● Action item:
Scan the listing and copy each line where the word "struct" is present.

*** Block opens ***

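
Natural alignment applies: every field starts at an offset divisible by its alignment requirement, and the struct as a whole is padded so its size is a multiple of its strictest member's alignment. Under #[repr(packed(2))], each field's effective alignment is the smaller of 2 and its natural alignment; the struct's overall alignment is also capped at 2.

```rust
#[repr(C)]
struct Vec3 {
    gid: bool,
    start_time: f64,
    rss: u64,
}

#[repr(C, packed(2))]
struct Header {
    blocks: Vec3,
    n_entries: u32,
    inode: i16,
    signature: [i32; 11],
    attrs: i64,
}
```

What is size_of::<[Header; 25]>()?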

*** Block closes ***

● Your response:
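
Natural alignment applies: every field starts at an offset divisible by its alignment requirement, and the struct as a whole is padded so its size is a multiple of its strictest member's alignment. Under #[repr(packed(2))], each field's effective alignment is the smaller of 2 and its natural alignment; the struct's overall alignment is also capped at 2.
struct Vec3 {
struct Header {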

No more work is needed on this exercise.